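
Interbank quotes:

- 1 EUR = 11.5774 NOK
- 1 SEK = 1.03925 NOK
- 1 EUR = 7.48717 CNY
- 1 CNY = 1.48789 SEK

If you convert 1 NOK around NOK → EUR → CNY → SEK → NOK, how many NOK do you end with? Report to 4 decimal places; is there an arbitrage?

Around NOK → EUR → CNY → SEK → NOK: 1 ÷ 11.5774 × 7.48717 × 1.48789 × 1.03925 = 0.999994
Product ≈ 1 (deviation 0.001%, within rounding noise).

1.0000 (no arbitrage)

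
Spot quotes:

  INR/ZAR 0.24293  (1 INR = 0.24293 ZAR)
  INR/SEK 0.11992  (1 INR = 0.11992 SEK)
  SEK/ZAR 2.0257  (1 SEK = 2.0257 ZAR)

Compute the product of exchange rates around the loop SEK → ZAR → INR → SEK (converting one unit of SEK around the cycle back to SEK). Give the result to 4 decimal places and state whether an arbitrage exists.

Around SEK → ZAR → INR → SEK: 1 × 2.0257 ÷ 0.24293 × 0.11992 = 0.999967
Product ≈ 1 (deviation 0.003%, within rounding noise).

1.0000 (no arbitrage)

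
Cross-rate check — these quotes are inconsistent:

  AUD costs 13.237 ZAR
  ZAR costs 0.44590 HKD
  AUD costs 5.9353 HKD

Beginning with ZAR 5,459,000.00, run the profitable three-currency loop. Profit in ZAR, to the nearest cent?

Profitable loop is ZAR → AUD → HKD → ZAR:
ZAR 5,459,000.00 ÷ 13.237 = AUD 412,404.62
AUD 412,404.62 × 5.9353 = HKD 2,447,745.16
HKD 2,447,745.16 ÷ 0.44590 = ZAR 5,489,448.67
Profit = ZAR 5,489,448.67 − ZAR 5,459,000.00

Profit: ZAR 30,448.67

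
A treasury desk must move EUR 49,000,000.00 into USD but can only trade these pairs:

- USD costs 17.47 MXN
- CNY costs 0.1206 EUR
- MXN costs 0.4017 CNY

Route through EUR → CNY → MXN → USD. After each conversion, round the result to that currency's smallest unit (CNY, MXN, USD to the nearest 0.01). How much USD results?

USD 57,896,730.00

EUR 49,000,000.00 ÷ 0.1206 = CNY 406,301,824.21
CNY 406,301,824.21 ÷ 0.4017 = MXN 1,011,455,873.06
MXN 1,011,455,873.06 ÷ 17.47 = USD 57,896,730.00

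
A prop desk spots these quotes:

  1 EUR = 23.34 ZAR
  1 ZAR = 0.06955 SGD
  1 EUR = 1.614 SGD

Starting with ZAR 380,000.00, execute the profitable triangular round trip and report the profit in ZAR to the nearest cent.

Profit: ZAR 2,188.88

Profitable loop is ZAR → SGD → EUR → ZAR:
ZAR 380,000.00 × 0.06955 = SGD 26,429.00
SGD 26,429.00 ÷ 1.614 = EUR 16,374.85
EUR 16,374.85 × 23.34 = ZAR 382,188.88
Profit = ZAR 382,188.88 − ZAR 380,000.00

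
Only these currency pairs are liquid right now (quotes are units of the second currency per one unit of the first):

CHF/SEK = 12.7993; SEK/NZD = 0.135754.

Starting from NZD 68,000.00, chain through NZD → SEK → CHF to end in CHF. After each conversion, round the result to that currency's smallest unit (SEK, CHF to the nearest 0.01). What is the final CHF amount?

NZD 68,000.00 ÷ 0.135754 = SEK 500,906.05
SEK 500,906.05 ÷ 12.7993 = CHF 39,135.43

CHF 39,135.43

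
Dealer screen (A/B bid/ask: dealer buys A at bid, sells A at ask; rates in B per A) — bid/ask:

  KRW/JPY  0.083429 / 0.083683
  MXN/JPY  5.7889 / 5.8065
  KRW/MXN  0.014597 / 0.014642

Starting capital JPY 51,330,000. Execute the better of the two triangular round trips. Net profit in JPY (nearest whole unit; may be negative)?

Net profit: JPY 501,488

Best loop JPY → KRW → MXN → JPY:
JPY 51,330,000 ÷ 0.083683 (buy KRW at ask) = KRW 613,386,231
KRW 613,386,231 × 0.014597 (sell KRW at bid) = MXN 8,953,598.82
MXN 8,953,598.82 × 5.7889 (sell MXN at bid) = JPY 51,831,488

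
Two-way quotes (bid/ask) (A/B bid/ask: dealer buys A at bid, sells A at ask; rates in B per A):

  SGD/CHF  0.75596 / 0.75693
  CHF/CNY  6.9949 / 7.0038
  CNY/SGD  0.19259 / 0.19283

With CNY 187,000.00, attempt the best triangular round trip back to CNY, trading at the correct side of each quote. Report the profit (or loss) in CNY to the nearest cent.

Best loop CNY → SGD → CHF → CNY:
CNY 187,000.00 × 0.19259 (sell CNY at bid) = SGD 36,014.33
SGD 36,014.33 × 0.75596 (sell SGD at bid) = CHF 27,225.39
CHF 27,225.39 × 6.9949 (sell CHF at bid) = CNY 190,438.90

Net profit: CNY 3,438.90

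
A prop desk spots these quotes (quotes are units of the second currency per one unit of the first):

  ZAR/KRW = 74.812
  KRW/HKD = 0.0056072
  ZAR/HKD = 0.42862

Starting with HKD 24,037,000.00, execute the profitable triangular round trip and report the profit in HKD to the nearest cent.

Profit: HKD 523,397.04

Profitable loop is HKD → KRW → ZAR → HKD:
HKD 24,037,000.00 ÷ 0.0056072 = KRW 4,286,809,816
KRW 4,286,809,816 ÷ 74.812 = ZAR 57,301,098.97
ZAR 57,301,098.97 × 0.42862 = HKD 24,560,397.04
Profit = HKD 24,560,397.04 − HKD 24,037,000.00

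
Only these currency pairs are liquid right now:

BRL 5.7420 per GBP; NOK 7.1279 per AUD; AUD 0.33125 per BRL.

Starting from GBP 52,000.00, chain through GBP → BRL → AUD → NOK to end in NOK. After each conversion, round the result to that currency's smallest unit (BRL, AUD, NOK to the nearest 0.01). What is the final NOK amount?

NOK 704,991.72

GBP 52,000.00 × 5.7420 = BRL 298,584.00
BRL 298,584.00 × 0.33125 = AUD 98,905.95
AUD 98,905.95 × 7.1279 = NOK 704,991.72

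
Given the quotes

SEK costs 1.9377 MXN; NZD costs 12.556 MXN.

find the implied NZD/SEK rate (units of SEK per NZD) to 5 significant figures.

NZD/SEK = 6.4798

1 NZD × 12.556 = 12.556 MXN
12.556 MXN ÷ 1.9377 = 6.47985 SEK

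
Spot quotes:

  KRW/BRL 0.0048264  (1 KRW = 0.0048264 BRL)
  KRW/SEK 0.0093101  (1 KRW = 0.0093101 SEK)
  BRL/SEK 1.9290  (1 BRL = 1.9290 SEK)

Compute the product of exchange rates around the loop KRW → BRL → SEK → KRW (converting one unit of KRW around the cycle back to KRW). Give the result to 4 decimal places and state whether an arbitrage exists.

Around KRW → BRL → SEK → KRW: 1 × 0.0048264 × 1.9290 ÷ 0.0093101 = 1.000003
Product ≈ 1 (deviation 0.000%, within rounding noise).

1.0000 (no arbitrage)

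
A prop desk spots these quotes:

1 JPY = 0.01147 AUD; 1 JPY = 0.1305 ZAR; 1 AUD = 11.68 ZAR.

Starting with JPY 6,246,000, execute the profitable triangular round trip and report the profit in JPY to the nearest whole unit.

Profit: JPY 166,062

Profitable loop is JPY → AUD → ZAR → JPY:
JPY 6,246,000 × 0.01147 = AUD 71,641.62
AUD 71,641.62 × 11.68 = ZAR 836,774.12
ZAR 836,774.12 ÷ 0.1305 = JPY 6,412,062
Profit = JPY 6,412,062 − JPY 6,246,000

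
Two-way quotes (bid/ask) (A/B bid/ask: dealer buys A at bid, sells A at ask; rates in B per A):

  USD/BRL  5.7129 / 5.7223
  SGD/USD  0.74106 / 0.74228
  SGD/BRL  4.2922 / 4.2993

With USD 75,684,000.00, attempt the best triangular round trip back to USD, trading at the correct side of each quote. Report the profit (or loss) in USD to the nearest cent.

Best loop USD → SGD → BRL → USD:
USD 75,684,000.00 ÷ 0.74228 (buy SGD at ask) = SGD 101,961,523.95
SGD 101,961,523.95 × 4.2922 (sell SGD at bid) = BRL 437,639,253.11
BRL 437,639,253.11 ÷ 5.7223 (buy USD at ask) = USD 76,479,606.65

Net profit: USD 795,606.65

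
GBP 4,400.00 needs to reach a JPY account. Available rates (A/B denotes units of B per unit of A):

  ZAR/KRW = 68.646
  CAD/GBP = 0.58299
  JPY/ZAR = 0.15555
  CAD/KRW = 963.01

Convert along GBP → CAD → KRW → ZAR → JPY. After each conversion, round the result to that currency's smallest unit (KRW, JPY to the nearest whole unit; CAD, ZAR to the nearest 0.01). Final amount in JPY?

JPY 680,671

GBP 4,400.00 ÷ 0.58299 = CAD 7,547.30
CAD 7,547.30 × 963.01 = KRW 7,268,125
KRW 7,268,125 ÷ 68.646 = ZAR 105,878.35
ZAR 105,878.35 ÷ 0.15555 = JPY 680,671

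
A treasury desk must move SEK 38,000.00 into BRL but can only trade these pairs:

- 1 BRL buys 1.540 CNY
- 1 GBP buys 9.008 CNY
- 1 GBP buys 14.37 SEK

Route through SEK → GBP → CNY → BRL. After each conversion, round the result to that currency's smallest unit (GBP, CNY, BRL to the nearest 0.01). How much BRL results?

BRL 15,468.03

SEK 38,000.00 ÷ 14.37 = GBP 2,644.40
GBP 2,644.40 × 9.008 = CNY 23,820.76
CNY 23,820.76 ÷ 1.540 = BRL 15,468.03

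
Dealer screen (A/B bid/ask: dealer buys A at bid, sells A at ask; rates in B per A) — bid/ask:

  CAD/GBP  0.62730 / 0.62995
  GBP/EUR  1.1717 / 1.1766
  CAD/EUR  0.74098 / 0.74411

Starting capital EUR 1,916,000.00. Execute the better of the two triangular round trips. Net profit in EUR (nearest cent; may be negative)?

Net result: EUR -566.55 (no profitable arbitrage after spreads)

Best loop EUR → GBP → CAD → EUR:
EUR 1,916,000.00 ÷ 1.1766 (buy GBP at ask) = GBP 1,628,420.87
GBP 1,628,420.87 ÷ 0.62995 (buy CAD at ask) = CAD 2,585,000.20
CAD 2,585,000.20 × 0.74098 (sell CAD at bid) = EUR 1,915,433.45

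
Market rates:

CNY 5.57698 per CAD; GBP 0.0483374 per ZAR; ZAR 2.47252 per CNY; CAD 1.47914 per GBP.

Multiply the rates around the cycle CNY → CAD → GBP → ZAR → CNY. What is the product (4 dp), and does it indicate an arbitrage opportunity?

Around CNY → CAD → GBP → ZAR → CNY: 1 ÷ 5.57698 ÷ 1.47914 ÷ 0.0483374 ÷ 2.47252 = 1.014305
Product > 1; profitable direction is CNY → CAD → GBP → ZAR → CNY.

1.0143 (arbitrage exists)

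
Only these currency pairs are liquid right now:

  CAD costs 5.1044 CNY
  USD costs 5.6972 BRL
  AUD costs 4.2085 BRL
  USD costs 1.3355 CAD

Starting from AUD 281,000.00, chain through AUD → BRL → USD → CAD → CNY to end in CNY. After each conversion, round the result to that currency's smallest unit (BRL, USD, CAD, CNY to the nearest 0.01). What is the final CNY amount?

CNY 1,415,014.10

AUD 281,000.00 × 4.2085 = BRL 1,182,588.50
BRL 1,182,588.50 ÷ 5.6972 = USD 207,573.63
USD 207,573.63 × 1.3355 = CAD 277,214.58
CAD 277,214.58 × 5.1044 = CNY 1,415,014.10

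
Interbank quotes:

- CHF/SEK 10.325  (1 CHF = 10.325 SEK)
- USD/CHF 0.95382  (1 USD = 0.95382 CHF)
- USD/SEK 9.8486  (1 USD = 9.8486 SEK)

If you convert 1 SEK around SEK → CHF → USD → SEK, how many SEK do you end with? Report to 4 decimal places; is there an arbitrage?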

------------

### What to do:
Each line from the top of the records down to the one with "1 EUR = 1.614 SGD" must be retyped exactly; include both ends and nothing else.

### Written response:
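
Interbank quotes:

- 1 EUR = 11.5774 NOK
- 1 SEK = 1.03925 NOK
- 1 EUR = 7.48717 CNY
- 1 CNY = 1.48789 SEK

If you convert 1 NOK around NOK → EUR → CNY → SEK → NOK, how many NOK do you end with? Report to 4 decimal places; is there an arbitrage?

Around NOK → EUR → CNY → SEK → NOK: 1 ÷ 11.5774 × 7.48717 × 1.48789 × 1.03925 = 0.999994
Product ≈ 1 (deviation 0.001%, within rounding noise).

1.0000 (no arbitrage)

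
Spot quotes:

  INR/ZAR 0.24293  (1 INR = 0.24293 ZAR)
  INR/SEK 0.11992  (1 INR = 0.11992 SEK)
  SEK/ZAR 2.0257  (1 SEK = 2.0257 ZAR)

Compute the product of exchange rates around the loop SEK → ZAR → INR → SEK (converting one unit of SEK around the cycle back to SEK). Give the result to 4 decimal places and state whether an arbitrage exists.

Around SEK → ZAR → INR → SEK: 1 × 2.0257 ÷ 0.24293 × 0.11992 = 0.999967
Product ≈ 1 (deviation 0.003%, within rounding noise).

1.0000 (no arbitrage)

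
Cross-rate check — these quotes are inconsistent:

  AUD costs 13.237 ZAR
  ZAR costs 0.44590 HKD
  AUD costs 5.9353 HKD

Beginning with ZAR 5,459,000.00, run the profitable three-currency loop. Profit in ZAR, to the nearest cent?

Profitable loop is ZAR → AUD → HKD → ZAR:
ZAR 5,459,000.00 ÷ 13.237 = AUD 412,404.62
AUD 412,404.62 × 5.9353 = HKD 2,447,745.16
HKD 2,447,745.16 ÷ 0.44590 = ZAR 5,489,448.67
Profit = ZAR 5,489,448.67 − ZAR 5,459,000.00

Profit: ZAR 30,448.67

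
A treasury desk must move EUR 49,000,000.00 into USD but can only trade these pairs:

- USD costs 17.47 MXN
- CNY costs 0.1206 EUR
- MXN costs 0.4017 CNY

Route through EUR → CNY → MXN → USD. After each conversion, round the result to that currency's smallest unit (CNY, MXN, USD to the nearest 0.01). How much USD results?

USD 57,896,730.00

EUR 49,000,000.00 ÷ 0.1206 = CNY 406,301,824.21
CNY 406,301,824.21 ÷ 0.4017 = MXN 1,011,455,873.06
MXN 1,011,455,873.06 ÷ 17.47 = USD 57,896,730.00

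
A prop desk spots these quotes:

  1 EUR = 23.34 ZAR
  1 ZAR = 0.06955 SGD
  1 EUR = 1.614 SGD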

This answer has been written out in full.